**WORK INSTRUCTIONS:** Return the records exactly, with nothing added.
====================
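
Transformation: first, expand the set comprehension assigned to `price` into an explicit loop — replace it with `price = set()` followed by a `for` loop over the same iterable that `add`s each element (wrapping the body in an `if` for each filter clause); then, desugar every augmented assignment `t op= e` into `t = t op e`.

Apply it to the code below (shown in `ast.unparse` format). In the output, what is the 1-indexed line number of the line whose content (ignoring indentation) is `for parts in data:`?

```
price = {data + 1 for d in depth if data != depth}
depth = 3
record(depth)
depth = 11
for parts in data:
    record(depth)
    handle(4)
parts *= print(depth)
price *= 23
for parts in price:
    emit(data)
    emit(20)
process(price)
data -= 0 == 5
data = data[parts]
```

Transformed code:
price = set()
for d in depth:
    if data != depth:
        price.add(data + 1)
depth = 3
record(depth)
depth = 11
for parts in data:
    record(depth)
    handle(4)
parts = parts * print(depth)
price = price * 23
for parts in price:
    emit(data)
    emit(20)
process(price)
data = data - (0 == 5)
data = data[parts]

8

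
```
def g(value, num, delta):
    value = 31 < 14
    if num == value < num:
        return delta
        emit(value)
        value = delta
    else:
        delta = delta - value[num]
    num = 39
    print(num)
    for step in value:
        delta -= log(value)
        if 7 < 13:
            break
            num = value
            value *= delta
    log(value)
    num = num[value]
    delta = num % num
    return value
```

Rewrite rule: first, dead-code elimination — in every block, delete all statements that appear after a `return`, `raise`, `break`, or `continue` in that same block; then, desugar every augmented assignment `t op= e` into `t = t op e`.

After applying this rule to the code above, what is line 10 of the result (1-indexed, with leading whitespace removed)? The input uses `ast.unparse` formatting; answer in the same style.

Transformed code:
def g(value, num, delta):
    value = 31 < 14
    if num == value < num:
        return delta
    else:
        delta = delta - value[num]
    num = 39
    print(num)
    for step in value:
        delta = delta - log(value)
        if 7 < 13:
            break
    log(value)
    num = num[value]
    delta = num % num
    return value

delta = delta - log(value)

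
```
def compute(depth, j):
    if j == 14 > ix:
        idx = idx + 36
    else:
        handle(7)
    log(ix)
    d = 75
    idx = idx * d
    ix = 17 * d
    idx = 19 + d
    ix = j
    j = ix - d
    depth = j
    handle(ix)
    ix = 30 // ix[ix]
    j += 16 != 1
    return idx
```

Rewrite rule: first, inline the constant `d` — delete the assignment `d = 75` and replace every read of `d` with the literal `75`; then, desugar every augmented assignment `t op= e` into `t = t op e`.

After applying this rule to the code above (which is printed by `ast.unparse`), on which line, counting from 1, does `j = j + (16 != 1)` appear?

15

Transformed code:
def compute(depth, j):
    if j == 14 > ix:
        idx = idx + 36
    else:
        handle(7)
    log(ix)
    idx = idx * 75
    ix = 17 * 75
    idx = 19 + 75
    ix = j
    j = ix - 75
    depth = j
    handle(ix)
    ix = 30 // ix[ix]
    j = j + (16 != 1)
    return idx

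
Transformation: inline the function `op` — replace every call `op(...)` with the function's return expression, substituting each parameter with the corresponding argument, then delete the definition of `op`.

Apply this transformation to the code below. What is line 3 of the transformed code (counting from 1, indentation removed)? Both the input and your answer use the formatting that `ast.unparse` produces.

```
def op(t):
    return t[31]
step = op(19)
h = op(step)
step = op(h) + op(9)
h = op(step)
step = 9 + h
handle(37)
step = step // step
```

step = h[31] + 9[31]

Transformed code:
step = 19[31]
h = step[31]
step = h[31] + 9[31]
h = step[31]
step = 9 + h
handle(37)
step = step // step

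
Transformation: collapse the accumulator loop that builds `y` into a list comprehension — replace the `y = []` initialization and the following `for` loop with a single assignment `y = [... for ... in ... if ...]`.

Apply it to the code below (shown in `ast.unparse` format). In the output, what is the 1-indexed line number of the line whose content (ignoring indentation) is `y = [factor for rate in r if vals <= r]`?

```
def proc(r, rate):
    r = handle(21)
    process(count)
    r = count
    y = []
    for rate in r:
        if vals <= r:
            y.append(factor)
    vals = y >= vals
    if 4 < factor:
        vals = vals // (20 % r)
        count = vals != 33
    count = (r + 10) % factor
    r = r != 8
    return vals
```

Transformed code:
def proc(r, rate):
    r = handle(21)
    process(count)
    r = count
    y = [factor for rate in r if vals <= r]
    vals = y >= vals
    if 4 < factor:
        vals = vals // (20 % r)
        count = vals != 33
    count = (r + 10) % factor
    r = r != 8
    return vals

5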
====================
**SOLUTION:**
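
Transformation: first, expand the set comprehension assigned to `price` into an explicit loop — replace it with `price = set()` followed by a `for` loop over the same iterable that `add`s each element (wrapping the body in an `if` for each filter clause); then, desugar every augmented assignment `t op= e` into `t = t op e`.

Apply it to the code below (shown in `ast.unparse` format). In the output, what is the 1-indexed line number of the line whose content (ignoring indentation) is `for parts in data:`?

```
price = {data + 1 for d in depth if data != depth}
depth = 3
record(depth)
depth = 11
for parts in data:
    record(depth)
    handle(4)
parts *= print(depth)
price *= 23
for parts in price:
    emit(data)
    emit(20)
process(price)
data -= 0 == 5
data = data[parts]
```

Transformed code:
price = set()
for d in depth:
    if data != depth:
        price.add(data + 1)
depth = 3
record(depth)
depth = 11
for parts in data:
    record(depth)
    handle(4)
parts = parts * print(depth)
price = price * 23
for parts in price:
    emit(data)
    emit(20)
process(price)
data = data - (0 == 5)
data = data[parts]

8

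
```
def g(value, num, delta):
    value = 31 < 14
    if num == value < num:
        return delta
        emit(value)
        value = delta
    else:
        delta = delta - value[num]
    num = 39
    print(num)
    for step in value:
        delta -= log(value)
        if 7 < 13:
            break
            num = value
            value *= delta
    log(value)
    num = num[value]
    delta = num % num
    return value
```

Rewrite rule: first, dead-code elimination — in every block, delete all statements that appear after a `return`, `raise`, `break`, or `continue` in that same block; then, desugar every augmented assignment `t op= e` into `t = t op e`.

After applying this rule to the code above, what is line 10 of the result (1-indexed, with leading whitespace removed)? The input uses `ast.unparse` formatting; answer in the same style.

Transformed code:
def g(value, num, delta):
    value = 31 < 14
    if num == value < num:
        return delta
    else:
        delta = delta - value[num]
    num = 39
    print(num)
    for step in value:
        delta = delta - log(value)
        if 7 < 13:
            break
    log(value)
    num = num[value]
    delta = num % num
    return value

delta = delta - log(value)

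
```
def compute(depth, j):
    if j == 14 > ix:
        idx = idx + 36
    else:
        handle(7)
    log(ix)
    d = 75
    idx = idx * d
    ix = 17 * d
    idx = 19 + d
    ix = j
    j = ix - d
    depth = j
    handle(ix)
    ix = 30 // ix[ix]
    j += 16 != 1
    return idx
```

Rewrite rule: first, inline the constant `d` — delete the assignment `d = 75` and replace every read of `d` with the literal `75`; then, desugar every augmented assignment `t op= e` into `t = t op e`.

After applying this rule to the code above (which is printed by `ast.unparse`), on which line, counting from 1, does `j = j + (16 != 1)` appear?

15

Transformed code:
def compute(depth, j):
    if j == 14 > ix:
        idx = idx + 36
    else:
        handle(7)
    log(ix)
    idx = idx * 75
    ix = 17 * 75
    idx = 19 + 75
    ix = j
    j = ix - 75
    depth = j
    handle(ix)
    ix = 30 // ix[ix]
    j = j + (16 != 1)
    return idx

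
Transformation: inline the function `op` — replace every call `op(...)` with the function's return expression, substituting each parameter with the corresponding argument, then delete the definition of `op`.

Apply this transformation to the code below. What is line 3 of the transformed code (counting from 1, indentation removed)? Both the input and your answer use the formatting that `ast.unparse` produces.

```
def op(t):
    return t[31]
step = op(19)
h = op(step)
step = op(h) + op(9)
h = op(step)
step = 9 + h
handle(37)
step = step // step
```

step = h[31] + 9[31]

Transformed code:
step = 19[31]
h = step[31]
step = h[31] + 9[31]
h = step[31]
step = 9 + h
handle(37)
step = step // step

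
Transformation: collapse the accumulator loop that builds `y` into a list comprehension — replace the `y = []` initialization and the following `for` loop with a single assignment `y = [... for ... in ... if ...]`.

Apply it to the code below (shown in `ast.unparse` format). In the output, what is the 1-indexed line number of the line whose content (ignoring indentation) is `y = [factor for rate in r if vals <= r]`?

```
def proc(r, rate):
    r = handle(21)
    process(count)
    r = count
    y = []
    for rate in r:
        if vals <= r:
            y.append(factor)
    vals = y >= vals
    if 4 < factor:
        vals = vals // (20 % r)
        count = vals != 33
    count = (r + 10) % factor
    r = r != 8
    return vals
```

Transformed code:
def proc(r, rate):
    r = handle(21)
    process(count)
    r = count
    y = [factor for rate in r if vals <= r]
    vals = y >= vals
    if 4 < factor:
        vals = vals // (20 % r)
        count = vals != 33
    count = (r + 10) % factor
    r = r != 8
    return vals

5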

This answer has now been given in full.